§ **ACTIVITY**: Each line that holds the string "first" counts once. Say how many such lines the entries have, giving the number only.

Stored items from a collection
━━━━━━━━━━

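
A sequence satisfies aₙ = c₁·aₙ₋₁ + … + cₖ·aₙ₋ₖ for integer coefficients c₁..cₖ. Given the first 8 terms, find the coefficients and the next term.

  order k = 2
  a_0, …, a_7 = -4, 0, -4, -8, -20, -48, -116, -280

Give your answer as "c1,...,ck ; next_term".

  a_2 = 2·0 + 1·-4 = -4
  a_3 = 2·-4 + 1·0 = -8
  a_4 = 2·-8 + 1·-4 = -20
  a_5 = 2·-20 + 1·-8 = -48
  a_6 = 2·-48 + 1·-20 = -116
  a_7 = 2·-116 + 1·-48 = -280
  a_8 = 2·-280 + 1·-116 = -676

2,1 ; -676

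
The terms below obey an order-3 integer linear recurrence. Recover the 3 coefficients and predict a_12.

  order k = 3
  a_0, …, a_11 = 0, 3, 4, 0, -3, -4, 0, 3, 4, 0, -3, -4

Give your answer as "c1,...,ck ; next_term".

  a_3 = 0·4 + 0·3 + -1·0 = 0
  a_4 = 0·0 + 0·4 + -1·3 = -3
  a_5 = 0·-3 + 0·0 + -1·4 = -4
  a_6 = 0·-4 + 0·-3 + -1·0 = 0
  a_7 = 0·0 + 0·-4 + -1·-3 = 3
  a_8 = 0·3 + 0·0 + -1·-4 = 4
  a_9 = 0·4 + 0·3 + -1·0 = 0
  a_10 = 0·0 + 0·4 + -1·3 = -3
  a_11 = 0·-3 + 0·0 + -1·4 = -4
  a_12 = 0·-4 + 0·-3 + -1·0 = 0

0,0,-1 ; 0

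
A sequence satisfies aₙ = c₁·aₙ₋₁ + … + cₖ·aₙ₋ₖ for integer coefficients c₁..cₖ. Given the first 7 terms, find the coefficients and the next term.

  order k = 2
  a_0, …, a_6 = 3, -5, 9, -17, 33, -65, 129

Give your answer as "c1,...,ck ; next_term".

-3,-2 ; -257

  a_2 = -3·-5 + -2·3 = 9
  a_3 = -3·9 + -2·-5 = -17
  a_4 = -3·-17 + -2·9 = 33
  a_5 = -3·33 + -2·-17 = -65
  a_6 = -3·-65 + -2·33 = 129
  a_7 = -3·129 + -2·-65 = -257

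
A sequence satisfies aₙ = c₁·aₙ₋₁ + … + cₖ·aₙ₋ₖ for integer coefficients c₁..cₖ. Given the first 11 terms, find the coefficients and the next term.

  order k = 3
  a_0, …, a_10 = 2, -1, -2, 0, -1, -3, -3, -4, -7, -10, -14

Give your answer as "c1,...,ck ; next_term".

1,0,1 ; -21

  a_3 = 1·-2 + 0·-1 + 1·2 = 0
  a_4 = 1·0 + 0·-2 + 1·-1 = -1
  a_5 = 1·-1 + 0·0 + 1·-2 = -3
  a_6 = 1·-3 + 0·-1 + 1·0 = -3
  a_7 = 1·-3 + 0·-3 + 1·-1 = -4
  a_8 = 1·-4 + 0·-3 + 1·-3 = -7
  a_9 = 1·-7 + 0·-4 + 1·-3 = -10
  a_10 = 1·-10 + 0·-7 + 1·-4 = -14
  a_11 = 1·-14 + 0·-10 + 1·-7 = -21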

━━━━━━━━━━

§ **ANSWER BOX**: 3